● **RECORDS SHOWN**:
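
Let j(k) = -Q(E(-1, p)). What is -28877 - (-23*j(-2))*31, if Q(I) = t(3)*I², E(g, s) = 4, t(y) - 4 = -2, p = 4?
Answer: -51693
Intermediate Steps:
t(y) = 2 (t(y) = 4 - 2 = 2)
Q(I) = 2*I²
j(k) = -32 (j(k) = -2*4² = -2*16 = -1*32 = -32)
-28877 - (-23*j(-2))*31 = -28877 - (-23*(-32))*31 = -28877 - 736*31 = -28877 - 1*22816 = -28877 - 22816 = -51693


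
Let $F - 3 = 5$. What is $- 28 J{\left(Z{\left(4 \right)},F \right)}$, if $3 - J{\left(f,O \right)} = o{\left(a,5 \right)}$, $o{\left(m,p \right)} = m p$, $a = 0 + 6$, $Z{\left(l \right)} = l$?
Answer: $756$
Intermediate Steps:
$F = 8$ ($F = 3 + 5 = 8$)
$a = 6$
$J{\left(f,O \right)} = -27$ ($J{\left(f,O \right)} = 3 - 6 \cdot 5 = 3 - 30 = -27$)
$- 28 J{\left(Z{\left(4 \right)},F \right)} = \left(-28\right) \left(-27\right) = 756$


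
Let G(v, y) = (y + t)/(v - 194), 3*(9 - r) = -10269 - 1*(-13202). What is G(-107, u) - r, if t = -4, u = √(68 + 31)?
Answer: 874718/903 - 3*√11/301 ≈ 968.65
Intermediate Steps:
u = 3*√11 (u = √99 = 3*√11 ≈ 9.9499)
r = -2906/3 (r = 9 - (-10269 - 1*(-13202))/3 = 9 - (-10269 + 13202)/3 = 9 - ⅓*2933 = 9 - 2933/3 = -2906/3 ≈ -968.67)
G(v, y) = (-4 + y)/(-194 + v) (G(v, y) = (y - 4)/(v - 194) = (-4 + y)/(-194 + v))
G(-107, u) - r = (-4 + 3*√11)/(-194 - 107) - 1*(-2906/3) = (-4 + 3*√11)/(-301) + 2906/3 = -(-4 + 3*√11)/301 + 2906/3 = (4/301 - 3*√11/301) + 2906/3 = 874718/903 - 3*√11/301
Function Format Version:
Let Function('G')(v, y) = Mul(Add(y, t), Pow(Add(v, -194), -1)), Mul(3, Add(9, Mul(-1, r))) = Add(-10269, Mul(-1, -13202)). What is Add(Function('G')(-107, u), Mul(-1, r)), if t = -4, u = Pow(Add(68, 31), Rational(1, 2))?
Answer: Add(Rational(874718, 903), Mul(Rational(-3, 301), Pow(11, Rational(1, 2)))) ≈ 968.65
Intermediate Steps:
u = Mul(3, Pow(11, Rational(1, 2))) (u = Pow(99, Rational(1, 2)) = Mul(3, Pow(11, Rational(1, 2))) ≈ 9.9499)
r = Rational(-2906, 3) (r = Add(9, Mul(Rational(-1, 3), Add(-10269, Mul(-1, -13202)))) = Add(9, Mul(Rational(-1, 3), Add(-10269, 13202))) = Add(9, Mul(Rational(-1, 3), 2933)) = Add(9, Rational(-2933, 3)) = Rational(-2906, 3) ≈ -968.67)
Function('G')(v, y) = Mul(Pow(Add(-194, v), -1), Add(-4, y)) (Function('G')(v, y) = Mul(Add(y, -4), Pow(Add(v, -194), -1)) = Mul(Add(-4, y), Pow(Add(-194, v), -1)) = Mul(Pow(Add(-194, v), -1), Add(-4, y)))
Add(Function('G')(-107, u), Mul(-1, r)) = Add(Mul(Pow(Add(-194, -107), -1), Add(-4, Mul(3, Pow(11, Rational(1, 2))))), Mul(-1, Rational(-2906, 3))) = Add(Mul(Pow(-301, -1), Add(-4, Mul(3, Pow(11, Rational(1, 2))))), Rational(2906, 3)) = Add(Mul(Rational(-1, 301), Add(-4, Mul(3, Pow(11, Rational(1, 2))))), Rational(2906, 3)) = Add(Add(Rational(4, 301), Mul(Rational(-3, 301), Pow(11, Rational(1, 2)))), Rational(2906, 3)) = Add(Rational(874718, 903), Mul(Rational(-3, 301), Pow(11, Rational(1, 2))))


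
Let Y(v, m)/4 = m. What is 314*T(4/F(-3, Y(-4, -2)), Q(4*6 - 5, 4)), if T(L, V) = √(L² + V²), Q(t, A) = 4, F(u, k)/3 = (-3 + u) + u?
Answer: 1256*√730/27 ≈ 1256.9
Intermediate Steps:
Y(v, m) = 4*m
F(u, k) = -9 + 6*u (F(u, k) = 3*((-3 + u) + u) = 3*(-3 + 2*u) = -9 + 6*u)
314*T(4/F(-3, Y(-4, -2)), Q(4*6 - 5, 4)) = 314*√((4/(-9 + 6*(-3)))² + 4²) = 314*√((4/(-9 - 18))² + 16) = 314*√((4/(-27))² + 16) = 314*√((4*(-1/27))² + 16) = 314*√((-4/27)² + 16) = 314*√(16/729 + 16) = 314*√(11680/729) = 314*(4*√730/27) = 1256*√730/27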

● **EXERCISE OBJECTIVE**:
Take the entries above and return all of them exactly.

● **RESPONSE TO THIS TASK**:
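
Let j(k) = -Q(E(-1, p)). What is -28877 - (-23*j(-2))*31, if Q(I) = t(3)*I², E(g, s) = 4, t(y) - 4 = -2, p = 4?
Answer: -51693
Intermediate Steps:
t(y) = 2 (t(y) = 4 - 2 = 2)
Q(I) = 2*I²
j(k) = -32 (j(k) = -2*4² = -2*16 = -1*32 = -32)
-28877 - (-23*j(-2))*31 = -28877 - (-23*(-32))*31 = -28877 - 736*31 = -28877 - 1*22816 = -28877 - 22816 = -51693


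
Let $F - 3 = 5$. What is $- 28 J{\left(Z{\left(4 \right)},F \right)}$, if $3 - J{\left(f,O \right)} = o{\left(a,5 \right)}$, $o{\left(m,p \right)} = m p$, $a = 0 + 6$, $Z{\left(l \right)} = l$?
Answer: $756$
Intermediate Steps:
$F = 8$ ($F = 3 + 5 = 8$)
$a = 6$
$J{\left(f,O \right)} = -27$ ($J{\left(f,O \right)} = 3 - 6 \cdot 5 = 3 - 30 = -27$)
$- 28 J{\left(Z{\left(4 \right)},F \right)} = \left(-28\right) \left(-27\right) = 756$


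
Let G(v, y) = (y + t)/(v - 194), 3*(9 - r) = -10269 - 1*(-13202). What is G(-107, u) - r, if t = -4, u = √(68 + 31)?
Answer: 874718/903 - 3*√11/301 ≈ 968.65
Intermediate Steps:
u = 3*√11 (u = √99 = 3*√11 ≈ 9.9499)
r = -2906/3 (r = 9 - (-10269 - 1*(-13202))/3 = 9 - (-10269 + 13202)/3 = 9 - ⅓*2933 = 9 - 2933/3 = -2906/3 ≈ -968.67)
G(v, y) = (-4 + y)/(-194 + v) (G(v, y) = (y - 4)/(v - 194) = (-4 + y)/(-194 + v))
G(-107, u) - r = (-4 + 3*√11)/(-194 - 107) - 1*(-2906/3) = (-4 + 3*√11)/(-301) + 2906/3 = -(-4 + 3*√11)/301 + 2906/3 = (4/301 - 3*√11/301) + 2906/3 = 874718/903 - 3*√11/301
Function Format Version:
Let Function('G')(v, y) = Mul(Add(y, t), Pow(Add(v, -194), -1)), Mul(3, Add(9, Mul(-1, r))) = Add(-10269, Mul(-1, -13202)). What is Add(Function('G')(-107, u), Mul(-1, r)), if t = -4, u = Pow(Add(68, 31), Rational(1, 2))?
Answer: Add(Rational(874718, 903), Mul(Rational(-3, 301), Pow(11, Rational(1, 2)))) ≈ 968.65
Intermediate Steps:
u = Mul(3, Pow(11, Rational(1, 2))) (u = Pow(99, Rational(1, 2)) = Mul(3, Pow(11, Rational(1, 2))) ≈ 9.9499)
r = Rational(-2906, 3) (r = Add(9, Mul(Rational(-1, 3), Add(-10269, Mul(-1, -13202)))) = Add(9, Mul(Rational(-1, 3), Add(-10269, 13202))) = Add(9, Mul(Rational(-1, 3), 2933)) = Add(9, Rational(-2933, 3)) = Rational(-2906, 3) ≈ -968.67)
Function('G')(v, y) = Mul(Pow(Add(-194, v), -1), Add(-4, y)) (Function('G')(v, y) = Mul(Add(y, -4), Pow(Add(v, -194), -1)) = Mul(Add(-4, y), Pow(Add(-194, v), -1)) = Mul(Pow(Add(-194, v), -1), Add(-4, y)))
Add(Function('G')(-107, u), Mul(-1, r)) = Add(Mul(Pow(Add(-194, -107), -1), Add(-4, Mul(3, Pow(11, Rational(1, 2))))), Mul(-1, Rational(-2906, 3))) = Add(Mul(Pow(-301, -1), Add(-4, Mul(3, Pow(11, Rational(1, 2))))), Rational(2906, 3)) = Add(Mul(Rational(-1, 301), Add(-4, Mul(3, Pow(11, Rational(1, 2))))), Rational(2906, 3)) = Add(Add(Rational(4, 301), Mul(Rational(-3, 301), Pow(11, Rational(1, 2)))), Rational(2906, 3)) = Add(Rational(874718, 903), Mul(Rational(-3, 301), Pow(11, Rational(1, 2))))


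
Let Y(v, m)/4 = m. What is 314*T(4/F(-3, Y(-4, -2)), Q(4*6 - 5, 4)), if T(L, V) = √(L² + V²), Q(t, A) = 4, F(u, k)/3 = (-3 + u) + u?
Answer: 1256*√730/27 ≈ 1256.9
Intermediate Steps:
Y(v, m) = 4*m
F(u, k) = -9 + 6*u (F(u, k) = 3*((-3 + u) + u) = 3*(-3 + 2*u) = -9 + 6*u)
314*T(4/F(-3, Y(-4, -2)), Q(4*6 - 5, 4)) = 314*√((4/(-9 + 6*(-3)))² + 4²) = 314*√((4/(-9 - 18))² + 16) = 314*√((4/(-27))² + 16) = 314*√((4*(-1/27))² + 16) = 314*√((-4/27)² + 16) = 314*√(16/729 + 16) = 314*√(11680/729) = 314*(4*√730/27) = 1256*√730/27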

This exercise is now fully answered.